### [Supplied data]
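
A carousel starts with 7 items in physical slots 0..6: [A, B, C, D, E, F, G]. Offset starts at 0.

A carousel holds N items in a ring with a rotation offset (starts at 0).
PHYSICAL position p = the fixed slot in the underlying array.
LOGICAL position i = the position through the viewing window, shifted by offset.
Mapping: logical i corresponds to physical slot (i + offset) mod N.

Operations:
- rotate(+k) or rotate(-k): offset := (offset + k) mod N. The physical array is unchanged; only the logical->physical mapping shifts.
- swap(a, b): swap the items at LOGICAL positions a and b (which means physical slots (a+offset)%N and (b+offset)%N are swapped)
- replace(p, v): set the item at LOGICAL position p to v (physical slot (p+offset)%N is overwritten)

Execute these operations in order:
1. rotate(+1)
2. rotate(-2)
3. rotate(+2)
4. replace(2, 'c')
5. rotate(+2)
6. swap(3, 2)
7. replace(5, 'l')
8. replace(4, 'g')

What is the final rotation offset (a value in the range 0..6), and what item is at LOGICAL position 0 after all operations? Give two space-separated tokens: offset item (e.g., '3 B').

Answer: 3 c

Derivation:
After op 1 (rotate(+1)): offset=1, physical=[A,B,C,D,E,F,G], logical=[B,C,D,E,F,G,A]
After op 2 (rotate(-2)): offset=6, physical=[A,B,C,D,E,F,G], logical=[G,A,B,C,D,E,F]
After op 3 (rotate(+2)): offset=1, physical=[A,B,C,D,E,F,G], logical=[B,C,D,E,F,G,A]
After op 4 (replace(2, 'c')): offset=1, physical=[A,B,C,c,E,F,G], logical=[B,C,c,E,F,G,A]
After op 5 (rotate(+2)): offset=3, physical=[A,B,C,c,E,F,G], logical=[c,E,F,G,A,B,C]
After op 6 (swap(3, 2)): offset=3, physical=[A,B,C,c,E,G,F], logical=[c,E,G,F,A,B,C]
After op 7 (replace(5, 'l')): offset=3, physical=[A,l,C,c,E,G,F], logical=[c,E,G,F,A,l,C]
After op 8 (replace(4, 'g')): offset=3, physical=[g,l,C,c,E,G,F], logical=[c,E,G,F,g,l,C]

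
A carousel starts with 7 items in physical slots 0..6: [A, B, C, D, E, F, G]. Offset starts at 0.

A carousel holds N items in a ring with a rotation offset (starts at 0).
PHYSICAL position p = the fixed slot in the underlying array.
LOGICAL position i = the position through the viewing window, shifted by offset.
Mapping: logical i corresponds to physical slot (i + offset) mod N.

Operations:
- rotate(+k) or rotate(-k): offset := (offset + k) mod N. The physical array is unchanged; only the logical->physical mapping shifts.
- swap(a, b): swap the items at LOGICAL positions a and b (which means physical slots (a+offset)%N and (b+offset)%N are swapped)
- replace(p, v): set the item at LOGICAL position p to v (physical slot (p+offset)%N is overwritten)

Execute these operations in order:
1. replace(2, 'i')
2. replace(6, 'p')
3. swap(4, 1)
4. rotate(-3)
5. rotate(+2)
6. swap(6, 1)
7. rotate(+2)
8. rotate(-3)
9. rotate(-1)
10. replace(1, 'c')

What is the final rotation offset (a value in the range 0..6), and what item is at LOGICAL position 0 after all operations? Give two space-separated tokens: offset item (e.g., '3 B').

After op 1 (replace(2, 'i')): offset=0, physical=[A,B,i,D,E,F,G], logical=[A,B,i,D,E,F,G]
After op 2 (replace(6, 'p')): offset=0, physical=[A,B,i,D,E,F,p], logical=[A,B,i,D,E,F,p]
After op 3 (swap(4, 1)): offset=0, physical=[A,E,i,D,B,F,p], logical=[A,E,i,D,B,F,p]
After op 4 (rotate(-3)): offset=4, physical=[A,E,i,D,B,F,p], logical=[B,F,p,A,E,i,D]
After op 5 (rotate(+2)): offset=6, physical=[A,E,i,D,B,F,p], logical=[p,A,E,i,D,B,F]
After op 6 (swap(6, 1)): offset=6, physical=[F,E,i,D,B,A,p], logical=[p,F,E,i,D,B,A]
After op 7 (rotate(+2)): offset=1, physical=[F,E,i,D,B,A,p], logical=[E,i,D,B,A,p,F]
After op 8 (rotate(-3)): offset=5, physical=[F,E,i,D,B,A,p], logical=[A,p,F,E,i,D,B]
After op 9 (rotate(-1)): offset=4, physical=[F,E,i,D,B,A,p], logical=[B,A,p,F,E,i,D]
After op 10 (replace(1, 'c')): offset=4, physical=[F,E,i,D,B,c,p], logical=[B,c,p,F,E,i,D]

Answer: 4 B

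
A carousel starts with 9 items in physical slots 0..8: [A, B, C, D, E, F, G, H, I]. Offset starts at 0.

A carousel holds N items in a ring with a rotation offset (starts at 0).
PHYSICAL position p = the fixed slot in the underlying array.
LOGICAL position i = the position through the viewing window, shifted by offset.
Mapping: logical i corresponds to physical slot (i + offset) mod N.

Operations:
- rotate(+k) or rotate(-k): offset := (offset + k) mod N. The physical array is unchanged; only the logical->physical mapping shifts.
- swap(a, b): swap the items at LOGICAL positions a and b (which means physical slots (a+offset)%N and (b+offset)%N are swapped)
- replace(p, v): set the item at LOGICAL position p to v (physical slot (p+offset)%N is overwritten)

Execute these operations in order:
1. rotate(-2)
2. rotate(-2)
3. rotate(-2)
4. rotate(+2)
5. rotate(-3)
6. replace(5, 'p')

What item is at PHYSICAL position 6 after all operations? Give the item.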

### [Requirement]
Each record needs to be duplicated exactly.

### [Answer to this exercise]
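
A carousel starts with 7 items in physical slots 0..6: [A, B, C, D, E, F, G]. Offset starts at 0.

A carousel holds N items in a ring with a rotation offset (starts at 0).
PHYSICAL position p = the fixed slot in the underlying array.
LOGICAL position i = the position through the viewing window, shifted by offset.
Mapping: logical i corresponds to physical slot (i + offset) mod N.

Operations:
- rotate(+k) or rotate(-k): offset := (offset + k) mod N. The physical array is unchanged; only the logical->physical mapping shifts.
- swap(a, b): swap the items at LOGICAL positions a and b (which means physical slots (a+offset)%N and (b+offset)%N are swapped)
- replace(p, v): set the item at LOGICAL position p to v (physical slot (p+offset)%N is overwritten)

Execute these operations in order:
1. rotate(+1)
2. rotate(-2)
3. rotate(+2)
4. replace(2, 'c')
5. rotate(+2)
6. swap(3, 2)
7. replace(5, 'l')
8. replace(4, 'g')

What is the final rotation offset (a value in the range 0..6), and what item is at LOGICAL position 0 after all operations? Give two space-separated tokens: offset item (e.g., '3 B').

Answer: 3 c

Derivation:
After op 1 (rotate(+1)): offset=1, physical=[A,B,C,D,E,F,G], logical=[B,C,D,E,F,G,A]
After op 2 (rotate(-2)): offset=6, physical=[A,B,C,D,E,F,G], logical=[G,A,B,C,D,E,F]
After op 3 (rotate(+2)): offset=1, physical=[A,B,C,D,E,F,G], logical=[B,C,D,E,F,G,A]
After op 4 (replace(2, 'c')): offset=1, physical=[A,B,C,c,E,F,G], logical=[B,C,c,E,F,G,A]
After op 5 (rotate(+2)): offset=3, physical=[A,B,C,c,E,F,G], logical=[c,E,F,G,A,B,C]
After op 6 (swap(3, 2)): offset=3, physical=[A,B,C,c,E,G,F], logical=[c,E,G,F,A,B,C]
After op 7 (replace(5, 'l')): offset=3, physical=[A,l,C,c,E,G,F], logical=[c,E,G,F,A,l,C]
After op 8 (replace(4, 'g')): offset=3, physical=[g,l,C,c,E,G,F], logical=[c,E,G,F,g,l,C]

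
A carousel starts with 7 items in physical slots 0..6: [A, B, C, D, E, F, G]. Offset starts at 0.

A carousel holds N items in a ring with a rotation offset (starts at 0).
PHYSICAL position p = the fixed slot in the underlying array.
LOGICAL position i = the position through the viewing window, shifted by offset.
Mapping: logical i corresponds to physical slot (i + offset) mod N.

Operations:
- rotate(+k) or rotate(-k): offset := (offset + k) mod N. The physical array is unchanged; only the logical->physical mapping shifts.
- swap(a, b): swap the items at LOGICAL positions a and b (which means physical slots (a+offset)%N and (b+offset)%N are swapped)
- replace(p, v): set the item at LOGICAL position p to v (physical slot (p+offset)%N is overwritten)

Execute these operations in order:
1. replace(2, 'i')
2. replace(6, 'p')
3. swap(4, 1)
4. rotate(-3)
5. rotate(+2)
6. swap(6, 1)
7. rotate(+2)
8. rotate(-3)
9. rotate(-1)
10. replace(1, 'c')

What is the final rotation offset (a value in the range 0..6), and what item is at LOGICAL position 0 after all operations? Give two space-separated tokens: offset item (e.g., '3 B').

After op 1 (replace(2, 'i')): offset=0, physical=[A,B,i,D,E,F,G], logical=[A,B,i,D,E,F,G]
After op 2 (replace(6, 'p')): offset=0, physical=[A,B,i,D,E,F,p], logical=[A,B,i,D,E,F,p]
After op 3 (swap(4, 1)): offset=0, physical=[A,E,i,D,B,F,p], logical=[A,E,i,D,B,F,p]
After op 4 (rotate(-3)): offset=4, physical=[A,E,i,D,B,F,p], logical=[B,F,p,A,E,i,D]
After op 5 (rotate(+2)): offset=6, physical=[A,E,i,D,B,F,p], logical=[p,A,E,i,D,B,F]
After op 6 (swap(6, 1)): offset=6, physical=[F,E,i,D,B,A,p], logical=[p,F,E,i,D,B,A]
After op 7 (rotate(+2)): offset=1, physical=[F,E,i,D,B,A,p], logical=[E,i,D,B,A,p,F]
After op 8 (rotate(-3)): offset=5, physical=[F,E,i,D,B,A,p], logical=[A,p,F,E,i,D,B]
After op 9 (rotate(-1)): offset=4, physical=[F,E,i,D,B,A,p], logical=[B,A,p,F,E,i,D]
After op 10 (replace(1, 'c')): offset=4, physical=[F,E,i,D,B,c,p], logical=[B,c,p,F,E,i,D]

Answer: 4 B

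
A carousel starts with 9 items in physical slots 0..8: [A, B, C, D, E, F, G, H, I]. Offset starts at 0.

A carousel holds N items in a ring with a rotation offset (starts at 0).
PHYSICAL position p = the fixed slot in the underlying array.
LOGICAL position i = the position through the viewing window, shifted by offset.
Mapping: logical i corresponds to physical slot (i + offset) mod N.

Operations:
- rotate(+k) or rotate(-k): offset := (offset + k) mod N. The physical array is unchanged; only the logical->physical mapping shifts.
- swap(a, b): swap the items at LOGICAL positions a and b (which means physical slots (a+offset)%N and (b+offset)%N are swapped)
- replace(p, v): set the item at LOGICAL position p to v (physical slot (p+offset)%N is overwritten)

Execute these operations in order:
1. rotate(-2)
2. rotate(-2)
3. rotate(-2)
4. rotate(+2)
5. rotate(-3)
6. replace(5, 'p')

What item is at PHYSICAL position 6 after all operations? Give the item.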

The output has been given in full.